### Exercise details
Taking the line with "In a replication study, a 3-item" as the first and the line with "Item SDs: I1 = 1.115, I2 = 1.601, I3 = 1.615." as the last, set down exactly every line in that range from the entries below, and no more.

** Opening Records for processing block **

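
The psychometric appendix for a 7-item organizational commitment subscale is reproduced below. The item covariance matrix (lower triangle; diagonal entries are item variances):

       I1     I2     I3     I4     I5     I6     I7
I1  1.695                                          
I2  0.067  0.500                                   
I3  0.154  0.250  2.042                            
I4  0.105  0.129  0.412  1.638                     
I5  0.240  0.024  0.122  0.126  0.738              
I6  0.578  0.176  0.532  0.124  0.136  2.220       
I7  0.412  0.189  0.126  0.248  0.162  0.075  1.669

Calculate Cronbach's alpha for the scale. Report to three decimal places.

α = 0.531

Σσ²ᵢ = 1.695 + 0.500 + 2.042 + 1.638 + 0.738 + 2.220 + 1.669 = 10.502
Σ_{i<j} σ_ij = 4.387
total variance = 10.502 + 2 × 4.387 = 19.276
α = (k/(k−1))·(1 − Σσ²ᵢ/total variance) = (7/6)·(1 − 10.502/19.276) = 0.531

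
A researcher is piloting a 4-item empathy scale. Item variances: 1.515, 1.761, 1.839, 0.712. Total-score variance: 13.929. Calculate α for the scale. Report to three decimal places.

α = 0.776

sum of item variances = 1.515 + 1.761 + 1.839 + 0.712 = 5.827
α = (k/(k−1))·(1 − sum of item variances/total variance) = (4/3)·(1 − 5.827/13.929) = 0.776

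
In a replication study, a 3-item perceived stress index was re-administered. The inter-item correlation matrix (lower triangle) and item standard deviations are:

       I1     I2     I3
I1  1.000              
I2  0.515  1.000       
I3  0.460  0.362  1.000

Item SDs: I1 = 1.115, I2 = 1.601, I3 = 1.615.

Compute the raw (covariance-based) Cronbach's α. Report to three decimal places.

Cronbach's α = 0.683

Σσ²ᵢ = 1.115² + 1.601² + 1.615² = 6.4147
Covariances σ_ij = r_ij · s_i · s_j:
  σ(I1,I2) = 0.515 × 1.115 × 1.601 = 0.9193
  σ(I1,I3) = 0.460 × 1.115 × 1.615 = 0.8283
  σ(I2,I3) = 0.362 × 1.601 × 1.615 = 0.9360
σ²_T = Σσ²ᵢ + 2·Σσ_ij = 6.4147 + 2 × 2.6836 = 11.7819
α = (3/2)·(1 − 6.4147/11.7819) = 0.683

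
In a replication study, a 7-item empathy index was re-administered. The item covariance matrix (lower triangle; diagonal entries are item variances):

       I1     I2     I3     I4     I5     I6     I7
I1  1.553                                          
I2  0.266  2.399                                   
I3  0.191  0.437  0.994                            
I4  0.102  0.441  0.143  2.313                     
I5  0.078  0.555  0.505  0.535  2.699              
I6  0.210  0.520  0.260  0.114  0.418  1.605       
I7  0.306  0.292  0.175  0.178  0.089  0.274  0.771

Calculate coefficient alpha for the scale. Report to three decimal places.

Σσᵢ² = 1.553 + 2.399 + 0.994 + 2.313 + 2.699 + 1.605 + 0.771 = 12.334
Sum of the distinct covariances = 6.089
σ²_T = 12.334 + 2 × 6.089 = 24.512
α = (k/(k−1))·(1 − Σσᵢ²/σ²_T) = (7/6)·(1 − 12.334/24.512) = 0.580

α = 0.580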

** Closing Records for processing block **
** Opening Records for processing block **

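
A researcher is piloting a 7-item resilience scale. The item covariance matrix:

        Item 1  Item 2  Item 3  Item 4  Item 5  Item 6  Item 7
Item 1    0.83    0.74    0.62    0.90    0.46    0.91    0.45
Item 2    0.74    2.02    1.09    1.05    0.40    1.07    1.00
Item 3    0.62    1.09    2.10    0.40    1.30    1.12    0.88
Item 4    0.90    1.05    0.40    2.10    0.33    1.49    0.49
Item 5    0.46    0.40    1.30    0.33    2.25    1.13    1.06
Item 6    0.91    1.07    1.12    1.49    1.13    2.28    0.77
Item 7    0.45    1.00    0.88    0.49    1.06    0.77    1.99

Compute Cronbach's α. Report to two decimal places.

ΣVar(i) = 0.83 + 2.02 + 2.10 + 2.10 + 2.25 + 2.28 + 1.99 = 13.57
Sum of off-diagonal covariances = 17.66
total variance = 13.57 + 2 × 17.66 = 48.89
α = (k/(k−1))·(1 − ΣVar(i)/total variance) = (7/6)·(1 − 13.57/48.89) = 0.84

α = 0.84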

** Closing Records for processing block **

### Answer section
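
In a replication study, a 3-item perceived stress index was re-administered. The inter-item correlation matrix (lower triangle) and item standard deviations are:

       I1     I2     I3
I1  1.000              
I2  0.515  1.000       
I3  0.460  0.362  1.000

Item SDs: I1 = 1.115, I2 = 1.601, I3 = 1.615.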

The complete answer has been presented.